Retype the whole listing, character for character.

START Provided data

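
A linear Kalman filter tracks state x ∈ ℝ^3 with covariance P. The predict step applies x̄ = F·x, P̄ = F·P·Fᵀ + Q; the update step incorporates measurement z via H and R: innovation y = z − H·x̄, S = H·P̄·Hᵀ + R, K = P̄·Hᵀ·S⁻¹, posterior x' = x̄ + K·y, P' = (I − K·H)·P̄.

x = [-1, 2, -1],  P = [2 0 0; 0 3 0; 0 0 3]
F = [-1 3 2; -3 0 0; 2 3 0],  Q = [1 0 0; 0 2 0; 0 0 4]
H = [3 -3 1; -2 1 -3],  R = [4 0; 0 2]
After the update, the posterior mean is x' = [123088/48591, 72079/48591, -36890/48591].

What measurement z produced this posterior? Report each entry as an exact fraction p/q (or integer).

z = [3, -1]

x̄ = F·x = [5, 3, 4]
P̄ = F·P·Fᵀ + Q = [42 6 23; 6 20 -12; 23 -12 39]
S = H·P̄·Hᵀ + R = [703 -748; -748 865]
K = P̄·Hᵀ·S⁻¹ = [3359/48591 -5353/48591; -13798/48591 -9460/48591; -6340/48591 -15313/48591]
x' − x̄ = [-119867/48591, -73694/48591, -231254/48591] = K·y
y = (KᵀK)⁻¹·Kᵀ·(x' − x̄) = [-7, 18]
z = y + H·x̄ = [-7, 18] + [10, -19] = [3, -1]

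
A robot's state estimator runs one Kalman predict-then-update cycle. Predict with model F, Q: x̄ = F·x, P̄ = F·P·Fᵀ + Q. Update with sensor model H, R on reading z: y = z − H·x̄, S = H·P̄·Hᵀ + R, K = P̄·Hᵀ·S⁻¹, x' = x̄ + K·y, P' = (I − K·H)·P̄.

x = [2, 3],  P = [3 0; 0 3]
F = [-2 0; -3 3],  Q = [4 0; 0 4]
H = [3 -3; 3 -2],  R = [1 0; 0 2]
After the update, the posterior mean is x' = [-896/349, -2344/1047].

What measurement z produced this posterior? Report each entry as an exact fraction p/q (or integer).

z = [-1, -3]

x̄ = F·x = [-4, 3]
P̄ = F·P·Fᵀ + Q = [16 18; 18 58]
S = H·P̄·Hᵀ + R = [343 222; 222 162]
K = P̄·Hᵀ·S⁻¹ = [-202/349 908/1047; -946/1047 2687/3141]
x' − x̄ = [500/349, -5485/1047] = K·y
y = (KᵀK)⁻¹·Kᵀ·(x' − x̄) = [20, 15]
z = y + H·x̄ = [20, 15] + [-21, -18] = [-1, -3]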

END Provided data

• Solution below:
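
A linear Kalman filter tracks state x ∈ ℝ^3 with covariance P. The predict step applies x̄ = F·x, P̄ = F·P·Fᵀ + Q; the update step incorporates measurement z via H and R: innovation y = z − H·x̄, S = H·P̄·Hᵀ + R, K = P̄·Hᵀ·S⁻¹, posterior x' = x̄ + K·y, P' = (I − K·H)·P̄.

x = [-1, 2, -1],  P = [2 0 0; 0 3 0; 0 0 3]
F = [-1 3 2; -3 0 0; 2 3 0],  Q = [1 0 0; 0 2 0; 0 0 4]
H = [3 -3 1; -2 1 -3],  R = [4 0; 0 2]
After the update, the posterior mean is x' = [123088/48591, 72079/48591, -36890/48591].

What measurement z produced this posterior? Report each entry as an exact fraction p/q (or integer).

z = [3, -1]

x̄ = F·x = [5, 3, 4]
P̄ = F·P·Fᵀ + Q = [42 6 23; 6 20 -12; 23 -12 39]
S = H·P̄·Hᵀ + R = [703 -748; -748 865]
K = P̄·Hᵀ·S⁻¹ = [3359/48591 -5353/48591; -13798/48591 -9460/48591; -6340/48591 -15313/48591]
x' − x̄ = [-119867/48591, -73694/48591, -231254/48591] = K·y
y = (KᵀK)⁻¹·Kᵀ·(x' − x̄) = [-7, 18]
z = y + H·x̄ = [-7, 18] + [10, -19] = [3, -1]

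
A robot's state estimator runs one Kalman predict-then-update cycle. Predict with model F, Q: x̄ = F·x, P̄ = F·P·Fᵀ + Q. Update with sensor model H, R on reading z: y = z − H·x̄, S = H·P̄·Hᵀ + R, K = P̄·Hᵀ·S⁻¹, x' = x̄ + K·y, P' = (I − K·H)·P̄.

x = [2, 3],  P = [3 0; 0 3]
F = [-2 0; -3 3],  Q = [4 0; 0 4]
H = [3 -3; 3 -2],  R = [1 0; 0 2]
After the update, the posterior mean is x' = [-896/349, -2344/1047].

What measurement z produced this posterior? Report each entry as an exact fraction p/q (or integer).

z = [-1, -3]

x̄ = F·x = [-4, 3]
P̄ = F·P·Fᵀ + Q = [16 18; 18 58]
S = H·P̄·Hᵀ + R = [343 222; 222 162]
K = P̄·Hᵀ·S⁻¹ = [-202/349 908/1047; -946/1047 2687/3141]
x' − x̄ = [500/349, -5485/1047] = K·y
y = (KᵀK)⁻¹·Kᵀ·(x' − x̄) = [20, 15]
z = y + H·x̄ = [20, 15] + [-21, -18] = [-1, -3]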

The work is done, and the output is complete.